◆ **Work to complete**
Could you output exactly the lines from the one containing "The Zarankiewicz number" through the end of the records below, and nothing more?

[Data entries]
----

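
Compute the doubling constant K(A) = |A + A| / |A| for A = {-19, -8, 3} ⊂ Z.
K = |A + A| / |A| = 5/3

Enumerate A + A = {a + b : a, b ∈ A}. With |A| = 3, there are |A|^2 = 9 ordered sum pairs; collecting distinct values, A + A = {-38, -27, -16, -5, 6}, so |A + A| = 5. Thus K = 5/3. Here |A + A| = 2|A| − 1 = 5, the minimum possible — so K = 5/3 is minimal, which holds iff A is an arithmetic progression.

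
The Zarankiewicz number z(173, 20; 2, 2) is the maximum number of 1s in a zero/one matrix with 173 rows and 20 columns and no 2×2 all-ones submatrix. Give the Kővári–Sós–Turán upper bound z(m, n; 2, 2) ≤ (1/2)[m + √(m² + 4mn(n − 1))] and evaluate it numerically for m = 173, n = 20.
z(173, 20; 2, 2) ≤ (1/2)[173 + √(173² + 4·173·20·19)] = (1/2)[173 + √292889] = 357.0961

Kővári–Sós–Turán: let r_1, ..., r_173 be the row sums and z = Σ r_i the total number of 1s. Each pair of columns can share at most one row with both entries 1 (else a 2×2 all-ones block appears), so Σ_i C(r_i, 2) ≤ C(20, 2) = 190. By convexity Σ_i C(r_i, 2) ≥ 173·C(z/173, 2) = z(z − 173)/(2·173), giving z² − 173z − 173·20·19 ≤ 0 and hence z ≤ (1/2)[173 + √(29929 + 4·65740)] = (1/2)[173 + √292889] ≈ (1/2)(173 + 541.1922) = 357.0961.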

----

◆ **Solution for this exercise**
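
The Zarankiewicz number z(173, 20; 2, 2) is the maximum number of 1s in a zero/one matrix with 173 rows and 20 columns and no 2×2 all-ones submatrix. Give the Kővári–Sós–Turán upper bound z(m, n; 2, 2) ≤ (1/2)[m + √(m² + 4mn(n − 1))] and evaluate it numerically for m = 173, n = 20.
z(173, 20; 2, 2) ≤ (1/2)[173 + √(173² + 4·173·20·19)] = (1/2)[173 + √292889] = 357.0961

Kővári–Sós–Turán: let r_1, ..., r_173 be the row sums and z = Σ r_i the total number of 1s. Each pair of columns can share at most one row with both entries 1 (else a 2×2 all-ones block appears), so Σ_i C(r_i, 2) ≤ C(20, 2) = 190. By convexity Σ_i C(r_i, 2) ≥ 173·C(z/173, 2) = z(z − 173)/(2·173), giving z² − 173z − 173·20·19 ≤ 0 and hence z ≤ (1/2)[173 + √(29929 + 4·65740)] = (1/2)[173 + √292889] ≈ (1/2)(173 + 541.1922) = 357.0961.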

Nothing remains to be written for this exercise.